• _WORK REQUIRED_
Would you set down the data below exactly as shown?

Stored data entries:
○ ○ ○ ○ ○

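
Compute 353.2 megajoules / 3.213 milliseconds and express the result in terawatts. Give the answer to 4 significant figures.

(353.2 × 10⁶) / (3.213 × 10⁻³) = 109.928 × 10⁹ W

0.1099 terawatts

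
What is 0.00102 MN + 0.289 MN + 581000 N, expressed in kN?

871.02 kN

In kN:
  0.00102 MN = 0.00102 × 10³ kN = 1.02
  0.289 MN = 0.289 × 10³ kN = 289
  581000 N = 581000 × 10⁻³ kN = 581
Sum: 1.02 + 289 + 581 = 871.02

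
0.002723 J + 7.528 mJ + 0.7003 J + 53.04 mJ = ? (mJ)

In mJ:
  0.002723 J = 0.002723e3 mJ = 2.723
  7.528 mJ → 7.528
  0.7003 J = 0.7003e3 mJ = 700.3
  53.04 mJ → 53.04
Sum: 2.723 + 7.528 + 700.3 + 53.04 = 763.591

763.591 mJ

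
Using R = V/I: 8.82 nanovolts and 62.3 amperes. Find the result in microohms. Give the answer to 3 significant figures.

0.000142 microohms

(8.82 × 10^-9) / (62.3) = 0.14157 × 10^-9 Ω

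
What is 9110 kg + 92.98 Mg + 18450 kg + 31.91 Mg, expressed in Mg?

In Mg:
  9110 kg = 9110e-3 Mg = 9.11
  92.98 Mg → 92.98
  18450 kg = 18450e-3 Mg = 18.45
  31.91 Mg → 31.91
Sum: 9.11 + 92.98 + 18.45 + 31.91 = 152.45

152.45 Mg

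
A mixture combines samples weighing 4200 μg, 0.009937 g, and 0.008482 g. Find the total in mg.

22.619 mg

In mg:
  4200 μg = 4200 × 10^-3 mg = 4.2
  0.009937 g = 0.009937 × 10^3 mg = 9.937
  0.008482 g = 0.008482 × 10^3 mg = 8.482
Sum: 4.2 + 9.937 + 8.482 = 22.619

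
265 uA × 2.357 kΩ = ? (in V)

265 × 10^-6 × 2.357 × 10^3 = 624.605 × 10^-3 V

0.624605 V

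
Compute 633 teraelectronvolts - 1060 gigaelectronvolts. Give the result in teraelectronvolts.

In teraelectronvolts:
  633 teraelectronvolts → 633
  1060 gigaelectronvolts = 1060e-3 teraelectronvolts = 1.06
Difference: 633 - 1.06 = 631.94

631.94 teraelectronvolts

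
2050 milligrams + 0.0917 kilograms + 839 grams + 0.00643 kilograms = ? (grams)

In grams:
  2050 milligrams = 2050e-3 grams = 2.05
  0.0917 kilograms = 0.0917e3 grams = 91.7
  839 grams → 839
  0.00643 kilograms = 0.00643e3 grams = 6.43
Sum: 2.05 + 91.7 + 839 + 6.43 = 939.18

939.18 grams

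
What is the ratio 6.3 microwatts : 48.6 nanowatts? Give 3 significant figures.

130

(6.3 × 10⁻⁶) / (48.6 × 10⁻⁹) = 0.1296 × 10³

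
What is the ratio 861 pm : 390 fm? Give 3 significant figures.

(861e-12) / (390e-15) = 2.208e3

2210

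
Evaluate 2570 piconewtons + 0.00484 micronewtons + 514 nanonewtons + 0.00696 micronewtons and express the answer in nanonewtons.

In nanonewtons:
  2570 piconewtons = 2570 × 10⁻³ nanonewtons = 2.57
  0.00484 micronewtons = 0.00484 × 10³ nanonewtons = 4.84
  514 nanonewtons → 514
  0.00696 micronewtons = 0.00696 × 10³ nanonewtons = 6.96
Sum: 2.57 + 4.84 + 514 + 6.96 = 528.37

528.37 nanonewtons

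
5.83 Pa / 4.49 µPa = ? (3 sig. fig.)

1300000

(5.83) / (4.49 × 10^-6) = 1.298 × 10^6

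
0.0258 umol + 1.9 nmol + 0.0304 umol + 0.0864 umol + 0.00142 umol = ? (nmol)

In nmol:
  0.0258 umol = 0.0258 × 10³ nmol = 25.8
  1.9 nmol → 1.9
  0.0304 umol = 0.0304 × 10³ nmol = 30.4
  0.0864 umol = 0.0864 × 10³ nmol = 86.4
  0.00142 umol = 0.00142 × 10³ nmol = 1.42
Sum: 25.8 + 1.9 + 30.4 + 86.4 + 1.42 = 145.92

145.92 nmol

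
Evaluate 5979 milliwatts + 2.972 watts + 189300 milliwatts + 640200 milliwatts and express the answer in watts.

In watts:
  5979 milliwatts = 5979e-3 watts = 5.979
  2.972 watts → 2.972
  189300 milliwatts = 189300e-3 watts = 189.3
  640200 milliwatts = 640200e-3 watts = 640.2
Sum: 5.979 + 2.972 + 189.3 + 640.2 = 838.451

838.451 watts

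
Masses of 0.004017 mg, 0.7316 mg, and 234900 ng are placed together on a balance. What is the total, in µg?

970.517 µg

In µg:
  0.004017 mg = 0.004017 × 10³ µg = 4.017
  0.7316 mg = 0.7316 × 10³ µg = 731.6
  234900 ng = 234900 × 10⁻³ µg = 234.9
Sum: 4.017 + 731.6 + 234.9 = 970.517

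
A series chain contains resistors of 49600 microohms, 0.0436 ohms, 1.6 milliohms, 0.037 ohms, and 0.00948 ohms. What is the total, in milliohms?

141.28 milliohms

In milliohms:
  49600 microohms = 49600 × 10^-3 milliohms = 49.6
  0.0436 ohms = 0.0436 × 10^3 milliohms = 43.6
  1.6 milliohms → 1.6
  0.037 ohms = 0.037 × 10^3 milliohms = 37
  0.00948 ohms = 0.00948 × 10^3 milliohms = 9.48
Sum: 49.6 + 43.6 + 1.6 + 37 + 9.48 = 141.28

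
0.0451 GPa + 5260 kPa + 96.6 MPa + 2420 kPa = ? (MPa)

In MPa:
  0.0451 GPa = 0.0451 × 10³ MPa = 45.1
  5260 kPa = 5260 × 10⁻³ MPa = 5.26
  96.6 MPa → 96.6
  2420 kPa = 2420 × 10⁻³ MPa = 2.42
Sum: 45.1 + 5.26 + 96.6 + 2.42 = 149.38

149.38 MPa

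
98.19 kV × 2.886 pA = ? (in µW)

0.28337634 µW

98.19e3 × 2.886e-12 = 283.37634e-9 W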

○ ○ ○ ○ ○

• _ANSWER BELOW_
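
Compute 353.2 megajoules / 3.213 milliseconds and express the result in terawatts. Give the answer to 4 significant figures.

(353.2 × 10⁶) / (3.213 × 10⁻³) = 109.928 × 10⁹ W

0.1099 terawatts

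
What is 0.00102 MN + 0.289 MN + 581000 N, expressed in kN?

871.02 kN

In kN:
  0.00102 MN = 0.00102 × 10³ kN = 1.02
  0.289 MN = 0.289 × 10³ kN = 289
  581000 N = 581000 × 10⁻³ kN = 581
Sum: 1.02 + 289 + 581 = 871.02

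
0.002723 J + 7.528 mJ + 0.7003 J + 53.04 mJ = ? (mJ)

In mJ:
  0.002723 J = 0.002723e3 mJ = 2.723
  7.528 mJ → 7.528
  0.7003 J = 0.7003e3 mJ = 700.3
  53.04 mJ → 53.04
Sum: 2.723 + 7.528 + 700.3 + 53.04 = 763.591

763.591 mJ

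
Using R = V/I: 8.82 nanovolts and 62.3 amperes. Find the result in microohms. Give the answer to 3 significant figures.

0.000142 microohms

(8.82 × 10^-9) / (62.3) = 0.14157 × 10^-9 Ω

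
What is 9110 kg + 92.98 Mg + 18450 kg + 31.91 Mg, expressed in Mg?

In Mg:
  9110 kg = 9110e-3 Mg = 9.11
  92.98 Mg → 92.98
  18450 kg = 18450e-3 Mg = 18.45
  31.91 Mg → 31.91
Sum: 9.11 + 92.98 + 18.45 + 31.91 = 152.45

152.45 Mg

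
A mixture combines samples weighing 4200 μg, 0.009937 g, and 0.008482 g. Find the total in mg.

22.619 mg

In mg:
  4200 μg = 4200 × 10^-3 mg = 4.2
  0.009937 g = 0.009937 × 10^3 mg = 9.937
  0.008482 g = 0.008482 × 10^3 mg = 8.482
Sum: 4.2 + 9.937 + 8.482 = 22.619

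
265 uA × 2.357 kΩ = ? (in V)

265 × 10^-6 × 2.357 × 10^3 = 624.605 × 10^-3 V

0.624605 V

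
Compute 633 teraelectronvolts - 1060 gigaelectronvolts. Give the result in teraelectronvolts.

In teraelectronvolts:
  633 teraelectronvolts → 633
  1060 gigaelectronvolts = 1060e-3 teraelectronvolts = 1.06
Difference: 633 - 1.06 = 631.94

631.94 teraelectronvolts

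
2050 milligrams + 0.0917 kilograms + 839 grams + 0.00643 kilograms = ? (grams)

In grams:
  2050 milligrams = 2050e-3 grams = 2.05
  0.0917 kilograms = 0.0917e3 grams = 91.7
  839 grams → 839
  0.00643 kilograms = 0.00643e3 grams = 6.43
Sum: 2.05 + 91.7 + 839 + 6.43 = 939.18

939.18 grams

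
What is the ratio 6.3 microwatts : 48.6 nanowatts? Give 3 significant figures.

130

(6.3 × 10⁻⁶) / (48.6 × 10⁻⁹) = 0.1296 × 10³

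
What is the ratio 861 pm : 390 fm? Give 3 significant figures.

(861e-12) / (390e-15) = 2.208e3

2210

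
Evaluate 2570 piconewtons + 0.00484 micronewtons + 514 nanonewtons + 0.00696 micronewtons and express the answer in nanonewtons.

In nanonewtons:
  2570 piconewtons = 2570 × 10⁻³ nanonewtons = 2.57
  0.00484 micronewtons = 0.00484 × 10³ nanonewtons = 4.84
  514 nanonewtons → 514
  0.00696 micronewtons = 0.00696 × 10³ nanonewtons = 6.96
Sum: 2.57 + 4.84 + 514 + 6.96 = 528.37

528.37 nanonewtons

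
5.83 Pa / 4.49 µPa = ? (3 sig. fig.)

1300000

(5.83) / (4.49 × 10^-6) = 1.298 × 10^6

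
0.0258 umol + 1.9 nmol + 0.0304 umol + 0.0864 umol + 0.00142 umol = ? (nmol)

In nmol:
  0.0258 umol = 0.0258 × 10³ nmol = 25.8
  1.9 nmol → 1.9
  0.0304 umol = 0.0304 × 10³ nmol = 30.4
  0.0864 umol = 0.0864 × 10³ nmol = 86.4
  0.00142 umol = 0.00142 × 10³ nmol = 1.42
Sum: 25.8 + 1.9 + 30.4 + 86.4 + 1.42 = 145.92

145.92 nmol

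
Evaluate 5979 milliwatts + 2.972 watts + 189300 milliwatts + 640200 milliwatts and express the answer in watts.

In watts:
  5979 milliwatts = 5979e-3 watts = 5.979
  2.972 watts → 2.972
  189300 milliwatts = 189300e-3 watts = 189.3
  640200 milliwatts = 640200e-3 watts = 640.2
Sum: 5.979 + 2.972 + 189.3 + 640.2 = 838.451

838.451 watts

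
Masses of 0.004017 mg, 0.7316 mg, and 234900 ng are placed together on a balance. What is the total, in µg?

970.517 µg

In µg:
  0.004017 mg = 0.004017 × 10³ µg = 4.017
  0.7316 mg = 0.7316 × 10³ µg = 731.6
  234900 ng = 234900 × 10⁻³ µg = 234.9
Sum: 4.017 + 731.6 + 234.9 = 970.517

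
A series chain contains resistors of 49600 microohms, 0.0436 ohms, 1.6 milliohms, 0.037 ohms, and 0.00948 ohms. What is the total, in milliohms?

141.28 milliohms

In milliohms:
  49600 microohms = 49600 × 10^-3 milliohms = 49.6
  0.0436 ohms = 0.0436 × 10^3 milliohms = 43.6
  1.6 milliohms → 1.6
  0.037 ohms = 0.037 × 10^3 milliohms = 37
  0.00948 ohms = 0.00948 × 10^3 milliohms = 9.48
Sum: 49.6 + 43.6 + 1.6 + 37 + 9.48 = 141.28

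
0.0451 GPa + 5260 kPa + 96.6 MPa + 2420 kPa = ? (MPa)

In MPa:
  0.0451 GPa = 0.0451 × 10³ MPa = 45.1
  5260 kPa = 5260 × 10⁻³ MPa = 5.26
  96.6 MPa → 96.6
  2420 kPa = 2420 × 10⁻³ MPa = 2.42
Sum: 45.1 + 5.26 + 96.6 + 2.42 = 149.38

149.38 MPa

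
98.19 kV × 2.886 pA = ? (in µW)

0.28337634 µW

98.19e3 × 2.886e-12 = 283.37634e-9 W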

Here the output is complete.